* DESCRIPTION OF THE TASK:
Set down word for word each line from the start of the listing through the line that contains "Answer: 515277585", both included.

Segment Start: INFORMATION SHOWN

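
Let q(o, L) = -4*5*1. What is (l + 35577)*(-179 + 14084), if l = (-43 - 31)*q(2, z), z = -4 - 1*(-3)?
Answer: 515277585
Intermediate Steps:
z = -1 (z = -4 + 3 = -1)
q(o, L) = -20 (q(o, L) = -20*1 = -20)
l = 1480 (l = (-43 - 31)*(-20) = -74*(-20) = 1480)
(l + 35577)*(-179 + 14084) = (1480 + 35577)*(-179 + 14084) = 37057*13905 = 515277585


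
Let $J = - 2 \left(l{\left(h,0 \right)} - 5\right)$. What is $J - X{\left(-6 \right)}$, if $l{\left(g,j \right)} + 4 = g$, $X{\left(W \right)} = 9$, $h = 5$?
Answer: $-1$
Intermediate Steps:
$l{\left(g,j \right)} = -4 + g$
$J = 8$ ($J = - 2 \left(\left(-4 + 5\right) - 5\right) = - 2 \left(1 - 5\right) = \left(-2\right) \left(-4\right) = 8$)
$J - X{\left(-6 \right)} = 8 - 9 = -1$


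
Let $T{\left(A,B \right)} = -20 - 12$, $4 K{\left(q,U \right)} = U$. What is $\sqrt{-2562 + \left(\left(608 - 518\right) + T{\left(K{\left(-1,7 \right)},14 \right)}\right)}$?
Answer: $2 i \sqrt{626} \approx 50.04 i$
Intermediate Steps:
$K{\left(q,U \right)} = \frac{U}{4}$
$T{\left(A,B \right)} = -32$
$\sqrt{-2562 + \left(\left(608 - 518\right) + T{\left(K{\left(-1,7 \right)},14 \right)}\right)} = \sqrt{-2562 + \left(\left(608 - 518\right) - 32\right)} = \sqrt{-2562 + \left(90 - 32\right)} = \sqrt{-2562 + 58} = \sqrt{-2504} = 2 i \sqrt{626}$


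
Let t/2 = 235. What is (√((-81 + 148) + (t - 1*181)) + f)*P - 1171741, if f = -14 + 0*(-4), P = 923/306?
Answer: -179282834/153 + 923*√89/153 ≈ -1.1717e+6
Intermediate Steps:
t = 470 (t = 2*235 = 470)
P = 923/306 (P = 923*(1/306) = 923/306 ≈ 3.0163)
f = -14 (f = -14 + 0 = -14)
(√((-81 + 148) + (t - 1*181)) + f)*P - 1171741 = (√((-81 + 148) + (470 - 1*181)) - 14)*(923/306) - 1171741 = (√(67 + (470 - 181)) - 14)*(923/306) - 1171741 = (√(67 + 289) - 14)*(923/306) - 1171741 = (√356 - 14)*(923/306) - 1171741 = (2*√89 - 14)*(923/306) - 1171741 = (-14 + 2*√89)*(923/306) - 1171741 = (-6461/153 + 923*√89/153) - 1171741 = -179282834/153 + 923*√89/153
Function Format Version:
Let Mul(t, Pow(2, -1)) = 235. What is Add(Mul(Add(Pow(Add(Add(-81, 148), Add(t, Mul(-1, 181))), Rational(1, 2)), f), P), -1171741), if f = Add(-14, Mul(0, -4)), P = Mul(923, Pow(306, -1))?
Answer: Add(Rational(-179282834, 153), Mul(Rational(923, 153), Pow(89, Rational(1, 2)))) ≈ -1.1717e+6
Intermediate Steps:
t = 470 (t = Mul(2, 235) = 470)
P = Rational(923, 306) (P = Mul(923, Rational(1, 306)) = Rational(923, 306) ≈ 3.0163)
f = -14 (f = Add(-14, 0) = -14)
Add(Mul(Add(Pow(Add(Add(-81, 148), Add(t, Mul(-1, 181))), Rational(1, 2)), f), P), -1171741) = Add(Mul(Add(Pow(Add(Add(-81, 148), Add(470, Mul(-1, 181))), Rational(1, 2)), -14), Rational(923, 306)), -1171741) = Add(Mul(Add(Pow(Add(67, Add(470, -181)), Rational(1, 2)), -14), Rational(923, 306)), -1171741) = Add(Mul(Add(Pow(Add(67, 289), Rational(1, 2)), -14), Rational(923, 306)), -1171741) = Add(Mul(Add(Pow(356, Rational(1, 2)), -14), Rational(923, 306)), -1171741) = Add(Mul(Add(Mul(2, Pow(89, Rational(1, 2))), -14), Rational(923, 306)), -1171741) = Add(Mul(Add(-14, Mul(2, Pow(89, Rational(1, 2)))), Rational(923, 306)), -1171741) = Add(Add(Rational(-6461, 153), Mul(Rational(923, 153), Pow(89, Rational(1, 2)))), -1171741) = Add(Rational(-179282834, 153), Mul(Rational(923, 153), Pow(89, Rational(1, 2))))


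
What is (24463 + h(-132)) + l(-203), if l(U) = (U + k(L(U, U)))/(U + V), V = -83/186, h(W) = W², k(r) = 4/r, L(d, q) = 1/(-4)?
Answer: 1585086701/37841 ≈ 41888.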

Segment End: INFORMATION SHOWN

* THE ANSWER:
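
Let q(o, L) = -4*5*1. What is (l + 35577)*(-179 + 14084), if l = (-43 - 31)*q(2, z), z = -4 - 1*(-3)?
Answer: 515277585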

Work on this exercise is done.